▶ What is expected: Your output should be every line below, copied exactly.

BEGIN

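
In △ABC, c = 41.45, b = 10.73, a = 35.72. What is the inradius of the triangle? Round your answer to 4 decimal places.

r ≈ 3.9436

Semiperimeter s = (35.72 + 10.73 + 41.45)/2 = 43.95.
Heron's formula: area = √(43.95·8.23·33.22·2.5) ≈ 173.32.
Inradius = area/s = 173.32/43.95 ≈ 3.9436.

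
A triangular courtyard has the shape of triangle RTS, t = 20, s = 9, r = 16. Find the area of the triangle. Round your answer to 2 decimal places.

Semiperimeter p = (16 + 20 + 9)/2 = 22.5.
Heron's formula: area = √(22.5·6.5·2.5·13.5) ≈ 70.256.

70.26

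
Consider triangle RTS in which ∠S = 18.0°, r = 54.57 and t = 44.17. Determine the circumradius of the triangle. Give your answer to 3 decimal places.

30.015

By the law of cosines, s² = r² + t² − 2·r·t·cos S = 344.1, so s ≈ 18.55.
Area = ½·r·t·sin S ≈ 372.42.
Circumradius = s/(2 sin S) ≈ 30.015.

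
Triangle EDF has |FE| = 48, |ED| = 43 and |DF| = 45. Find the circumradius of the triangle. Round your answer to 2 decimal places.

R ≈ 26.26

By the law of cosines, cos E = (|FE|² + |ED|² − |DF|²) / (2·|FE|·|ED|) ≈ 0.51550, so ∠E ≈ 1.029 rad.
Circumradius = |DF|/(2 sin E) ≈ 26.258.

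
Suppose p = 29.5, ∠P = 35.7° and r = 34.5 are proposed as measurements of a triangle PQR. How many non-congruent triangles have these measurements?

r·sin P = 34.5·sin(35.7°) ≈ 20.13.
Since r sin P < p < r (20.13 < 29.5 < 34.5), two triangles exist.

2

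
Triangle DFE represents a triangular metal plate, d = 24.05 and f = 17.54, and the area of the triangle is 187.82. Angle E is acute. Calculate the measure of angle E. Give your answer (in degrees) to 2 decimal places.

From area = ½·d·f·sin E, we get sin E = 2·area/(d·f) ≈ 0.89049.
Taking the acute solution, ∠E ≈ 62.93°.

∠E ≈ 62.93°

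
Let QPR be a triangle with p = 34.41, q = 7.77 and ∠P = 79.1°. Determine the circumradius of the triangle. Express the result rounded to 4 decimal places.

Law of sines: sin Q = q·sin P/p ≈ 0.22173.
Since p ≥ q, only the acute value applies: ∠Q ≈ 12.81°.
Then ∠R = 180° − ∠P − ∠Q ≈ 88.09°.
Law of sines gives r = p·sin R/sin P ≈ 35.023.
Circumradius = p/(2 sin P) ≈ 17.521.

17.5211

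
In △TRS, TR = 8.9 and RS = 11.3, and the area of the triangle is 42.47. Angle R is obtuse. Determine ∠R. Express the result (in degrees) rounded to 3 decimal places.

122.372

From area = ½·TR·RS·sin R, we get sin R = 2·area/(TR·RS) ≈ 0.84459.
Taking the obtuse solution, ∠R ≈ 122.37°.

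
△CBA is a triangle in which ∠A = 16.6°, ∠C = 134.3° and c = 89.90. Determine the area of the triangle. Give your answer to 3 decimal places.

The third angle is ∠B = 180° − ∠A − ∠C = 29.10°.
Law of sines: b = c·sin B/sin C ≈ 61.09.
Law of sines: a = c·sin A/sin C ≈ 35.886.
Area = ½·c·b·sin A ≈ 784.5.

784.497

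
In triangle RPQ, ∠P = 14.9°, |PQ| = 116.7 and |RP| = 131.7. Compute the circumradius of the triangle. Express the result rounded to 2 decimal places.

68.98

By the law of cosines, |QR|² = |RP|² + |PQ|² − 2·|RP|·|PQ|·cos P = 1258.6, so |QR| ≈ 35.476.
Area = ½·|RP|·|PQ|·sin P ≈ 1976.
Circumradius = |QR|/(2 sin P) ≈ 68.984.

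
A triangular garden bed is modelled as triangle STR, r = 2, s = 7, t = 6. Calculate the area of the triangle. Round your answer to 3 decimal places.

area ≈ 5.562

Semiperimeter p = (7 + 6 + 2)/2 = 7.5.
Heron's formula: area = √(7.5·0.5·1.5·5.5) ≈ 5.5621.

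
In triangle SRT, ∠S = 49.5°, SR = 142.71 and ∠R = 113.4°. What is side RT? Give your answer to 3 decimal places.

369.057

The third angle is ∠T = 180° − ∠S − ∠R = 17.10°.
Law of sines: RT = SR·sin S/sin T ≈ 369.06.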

END

▶ Solution for this problem:
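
In △ABC, c = 41.45, b = 10.73, a = 35.72. What is the inradius of the triangle? Round your answer to 4 decimal places.

r ≈ 3.9436

Semiperimeter s = (35.72 + 10.73 + 41.45)/2 = 43.95.
Heron's formula: area = √(43.95·8.23·33.22·2.5) ≈ 173.32.
Inradius = area/s = 173.32/43.95 ≈ 3.9436.

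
A triangular courtyard has the shape of triangle RTS, t = 20, s = 9, r = 16. Find the area of the triangle. Round your answer to 2 decimal places.

Semiperimeter p = (16 + 20 + 9)/2 = 22.5.
Heron's formula: area = √(22.5·6.5·2.5·13.5) ≈ 70.256.

70.26

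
Consider triangle RTS in which ∠S = 18.0°, r = 54.57 and t = 44.17. Determine the circumradius of the triangle. Give your answer to 3 decimal places.

30.015

By the law of cosines, s² = r² + t² − 2·r·t·cos S = 344.1, so s ≈ 18.55.
Area = ½·r·t·sin S ≈ 372.42.
Circumradius = s/(2 sin S) ≈ 30.015.

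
Triangle EDF has |FE| = 48, |ED| = 43 and |DF| = 45. Find the circumradius of the triangle. Round your answer to 2 decimal places.

R ≈ 26.26

By the law of cosines, cos E = (|FE|² + |ED|² − |DF|²) / (2·|FE|·|ED|) ≈ 0.51550, so ∠E ≈ 1.029 rad.
Circumradius = |DF|/(2 sin E) ≈ 26.258.

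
Suppose p = 29.5, ∠P = 35.7° and r = 34.5 are proposed as measurements of a triangle PQR. How many non-congruent triangles have these measurements?

r·sin P = 34.5·sin(35.7°) ≈ 20.13.
Since r sin P < p < r (20.13 < 29.5 < 34.5), two triangles exist.

2

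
Triangle DFE represents a triangular metal plate, d = 24.05 and f = 17.54, and the area of the triangle is 187.82. Angle E is acute. Calculate the measure of angle E. Give your answer (in degrees) to 2 decimal places.

From area = ½·d·f·sin E, we get sin E = 2·area/(d·f) ≈ 0.89049.
Taking the acute solution, ∠E ≈ 62.93°.

∠E ≈ 62.93°

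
Let QPR be a triangle with p = 34.41, q = 7.77 and ∠P = 79.1°. Determine the circumradius of the triangle. Express the result rounded to 4 decimal places.

Law of sines: sin Q = q·sin P/p ≈ 0.22173.
Since p ≥ q, only the acute value applies: ∠Q ≈ 12.81°.
Then ∠R = 180° − ∠P − ∠Q ≈ 88.09°.
Law of sines gives r = p·sin R/sin P ≈ 35.023.
Circumradius = p/(2 sin P) ≈ 17.521.

17.5211

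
In △TRS, TR = 8.9 and RS = 11.3, and the area of the triangle is 42.47. Angle R is obtuse. Determine ∠R. Express the result (in degrees) rounded to 3 decimal places.

122.372

From area = ½·TR·RS·sin R, we get sin R = 2·area/(TR·RS) ≈ 0.84459.
Taking the obtuse solution, ∠R ≈ 122.37°.

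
△CBA is a triangle in which ∠A = 16.6°, ∠C = 134.3° and c = 89.90. Determine the area of the triangle. Give your answer to 3 decimal places.

The third angle is ∠B = 180° − ∠A − ∠C = 29.10°.
Law of sines: b = c·sin B/sin C ≈ 61.09.
Law of sines: a = c·sin A/sin C ≈ 35.886.
Area = ½·c·b·sin A ≈ 784.5.

784.497

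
In triangle RPQ, ∠P = 14.9°, |PQ| = 116.7 and |RP| = 131.7. Compute the circumradius of the triangle. Express the result rounded to 2 decimal places.

68.98

By the law of cosines, |QR|² = |RP|² + |PQ|² − 2·|RP|·|PQ|·cos P = 1258.6, so |QR| ≈ 35.476.
Area = ½·|RP|·|PQ|·sin P ≈ 1976.
Circumradius = |QR|/(2 sin P) ≈ 68.984.

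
A triangular garden bed is modelled as triangle STR, r = 2, s = 7, t = 6. Calculate the area of the triangle. Round your answer to 3 decimal places.

area ≈ 5.562

Semiperimeter p = (7 + 6 + 2)/2 = 7.5.
Heron's formula: area = √(7.5·0.5·1.5·5.5) ≈ 5.5621.

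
In triangle SRT, ∠S = 49.5°, SR = 142.71 and ∠R = 113.4°. What is side RT? Give your answer to 3 decimal places.

369.057

The third angle is ∠T = 180° − ∠S − ∠R = 17.10°.
Law of sines: RT = SR·sin S/sin T ≈ 369.06.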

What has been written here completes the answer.